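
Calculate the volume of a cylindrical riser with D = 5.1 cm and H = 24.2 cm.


Formula: V = pi * (D/2)^2 * H  (cylinder volume)
Radius = D/2 = 5.1/2 = 2.55 cm
V = pi * 2.55^2 * 24.2 = 494.3626 cm^3


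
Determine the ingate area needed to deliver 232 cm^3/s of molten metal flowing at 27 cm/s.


Formula: A_ingate = Q / v  (continuity equation)
A = 232 cm^3/s / 27 cm/s = 8.5926 cm^2

Final answer: 8.5926 cm^2


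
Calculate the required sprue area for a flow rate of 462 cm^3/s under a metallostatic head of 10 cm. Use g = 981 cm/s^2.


Formula: v = sqrt(2*g*h), A = Q/v
Velocity: v = sqrt(2 * 981 * 10) = sqrt(19620) = 140.0714 cm/s
Sprue area: A = Q / v = 462 / 140.0714 = 3.2983 cm^2


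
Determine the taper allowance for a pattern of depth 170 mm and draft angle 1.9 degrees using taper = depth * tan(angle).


Formula: taper = depth * tan(draft_angle)
tan(1.9 deg) = 0.0331734
taper = 170 mm * 0.0331734 = 5.6395 mm

Answer: 5.6395 mm


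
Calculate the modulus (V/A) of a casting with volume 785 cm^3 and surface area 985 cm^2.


Formula: Casting Modulus M = V / A
M = 785 cm^3 / 985 cm^2 = 0.7970 cm

Final answer: 0.7970 cm


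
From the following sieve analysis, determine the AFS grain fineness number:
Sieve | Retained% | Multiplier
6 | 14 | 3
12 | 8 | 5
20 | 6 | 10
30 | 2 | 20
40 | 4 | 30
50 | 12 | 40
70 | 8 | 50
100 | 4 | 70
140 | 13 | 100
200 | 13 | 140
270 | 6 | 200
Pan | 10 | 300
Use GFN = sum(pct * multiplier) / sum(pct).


Formula: GFN = sum(pct * multiplier) / sum(pct)
sum(pct * multiplier) = 8782
sum(pct) = 100
GFN = 8782 / 100 = 87.82

87.82


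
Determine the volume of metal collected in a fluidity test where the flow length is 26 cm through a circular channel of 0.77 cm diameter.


Formula: V = pi * (d/2)^2 * L  (cylinder volume)
Radius = 0.77/2 = 0.385 cm
V = pi * 0.385^2 * 26 = 12.1072 cm^3


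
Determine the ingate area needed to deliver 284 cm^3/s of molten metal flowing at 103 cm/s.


Formula: A_ingate = Q / v  (continuity equation)
A = 284 cm^3/s / 103 cm/s = 2.7573 cm^2

2.7573 cm^2


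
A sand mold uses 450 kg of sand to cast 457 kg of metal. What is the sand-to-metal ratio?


Formula: Sand-to-Metal Ratio = W_sand / W_metal
Ratio = 450 kg / 457 kg = 0.9847

Answer: 0.9847


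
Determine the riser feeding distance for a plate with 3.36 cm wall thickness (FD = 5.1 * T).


Formula: FD = 5.1 * T  (riser feeding-distance rule)
FD = 5.1 * 3.36 cm = 17.1360 cm

Answer: 17.1360 cm


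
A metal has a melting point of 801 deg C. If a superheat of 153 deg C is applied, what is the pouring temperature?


Formula: T_pour = T_melt + Superheat
T_pour = 801 + 153 = 954 deg C

Final answer: 954 deg C


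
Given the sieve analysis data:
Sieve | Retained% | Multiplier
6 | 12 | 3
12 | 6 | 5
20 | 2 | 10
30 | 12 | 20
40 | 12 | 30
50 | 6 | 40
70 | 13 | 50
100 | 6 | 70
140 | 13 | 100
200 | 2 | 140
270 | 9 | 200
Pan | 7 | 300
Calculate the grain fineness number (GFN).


Formula: GFN = sum(pct * multiplier) / sum(pct)
sum(pct * multiplier) = 7476
sum(pct) = 100
GFN = 7476 / 100 = 74.76

74.76


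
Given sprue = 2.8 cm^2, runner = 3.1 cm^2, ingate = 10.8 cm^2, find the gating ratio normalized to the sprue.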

━━━

> [Exercise directions]
Repeat the entries. Keep each one exactly as written.

> [Response area]
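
Calculate the volume of a cylindrical riser with D = 5.1 cm and H = 24.2 cm.


Formula: V = pi * (D/2)^2 * H  (cylinder volume)
Radius = D/2 = 5.1/2 = 2.55 cm
V = pi * 2.55^2 * 24.2 = 494.3626 cm^3


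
Determine the ingate area needed to deliver 232 cm^3/s of molten metal flowing at 27 cm/s.


Formula: A_ingate = Q / v  (continuity equation)
A = 232 cm^3/s / 27 cm/s = 8.5926 cm^2

Final answer: 8.5926 cm^2


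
Calculate the required sprue area for a flow rate of 462 cm^3/s under a metallostatic head of 10 cm. Use g = 981 cm/s^2.


Formula: v = sqrt(2*g*h), A = Q/v
Velocity: v = sqrt(2 * 981 * 10) = sqrt(19620) = 140.0714 cm/s
Sprue area: A = Q / v = 462 / 140.0714 = 3.2983 cm^2


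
Determine the taper allowance for a pattern of depth 170 mm and draft angle 1.9 degrees using taper = depth * tan(angle).


Formula: taper = depth * tan(draft_angle)
tan(1.9 deg) = 0.0331734
taper = 170 mm * 0.0331734 = 5.6395 mm

Answer: 5.6395 mm


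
Calculate the modulus (V/A) of a casting with volume 785 cm^3 and surface area 985 cm^2.


Formula: Casting Modulus M = V / A
M = 785 cm^3 / 985 cm^2 = 0.7970 cm

Final answer: 0.7970 cm


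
From the following sieve analysis, determine the AFS grain fineness number:
Sieve | Retained% | Multiplier
6 | 14 | 3
12 | 8 | 5
20 | 6 | 10
30 | 2 | 20
40 | 4 | 30
50 | 12 | 40
70 | 8 | 50
100 | 4 | 70
140 | 13 | 100
200 | 13 | 140
270 | 6 | 200
Pan | 10 | 300
Use GFN = sum(pct * multiplier) / sum(pct).


Formula: GFN = sum(pct * multiplier) / sum(pct)
sum(pct * multiplier) = 8782
sum(pct) = 100
GFN = 8782 / 100 = 87.82

87.82


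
Determine the volume of metal collected in a fluidity test where the flow length is 26 cm through a circular channel of 0.77 cm diameter.


Formula: V = pi * (d/2)^2 * L  (cylinder volume)
Radius = 0.77/2 = 0.385 cm
V = pi * 0.385^2 * 26 = 12.1072 cm^3


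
Determine the ingate area needed to deliver 284 cm^3/s of molten metal flowing at 103 cm/s.


Formula: A_ingate = Q / v  (continuity equation)
A = 284 cm^3/s / 103 cm/s = 2.7573 cm^2

2.7573 cm^2


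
A sand mold uses 450 kg of sand to cast 457 kg of metal. What is the sand-to-metal ratio?


Formula: Sand-to-Metal Ratio = W_sand / W_metal
Ratio = 450 kg / 457 kg = 0.9847

Answer: 0.9847


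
Determine the riser feeding distance for a plate with 3.36 cm wall thickness (FD = 5.1 * T).


Formula: FD = 5.1 * T  (riser feeding-distance rule)
FD = 5.1 * 3.36 cm = 17.1360 cm

Answer: 17.1360 cm


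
A metal has a melting point of 801 deg C. If a superheat of 153 deg C is applied, what is the pouring temperature?


Formula: T_pour = T_melt + Superheat
T_pour = 801 + 153 = 954 deg C

Final answer: 954 deg C


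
Given the sieve analysis data:
Sieve | Retained% | Multiplier
6 | 12 | 3
12 | 6 | 5
20 | 2 | 10
30 | 12 | 20
40 | 12 | 30
50 | 6 | 40
70 | 13 | 50
100 | 6 | 70
140 | 13 | 100
200 | 2 | 140
270 | 9 | 200
Pan | 7 | 300
Calculate the grain fineness number (GFN).


Formula: GFN = sum(pct * multiplier) / sum(pct)
sum(pct * multiplier) = 7476
sum(pct) = 100
GFN = 7476 / 100 = 74.76

74.76


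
Given sprue = 2.8 cm^2, runner = 3.1 cm^2, ingate = 10.8 cm^2, find the gating ratio normalized to the sprue.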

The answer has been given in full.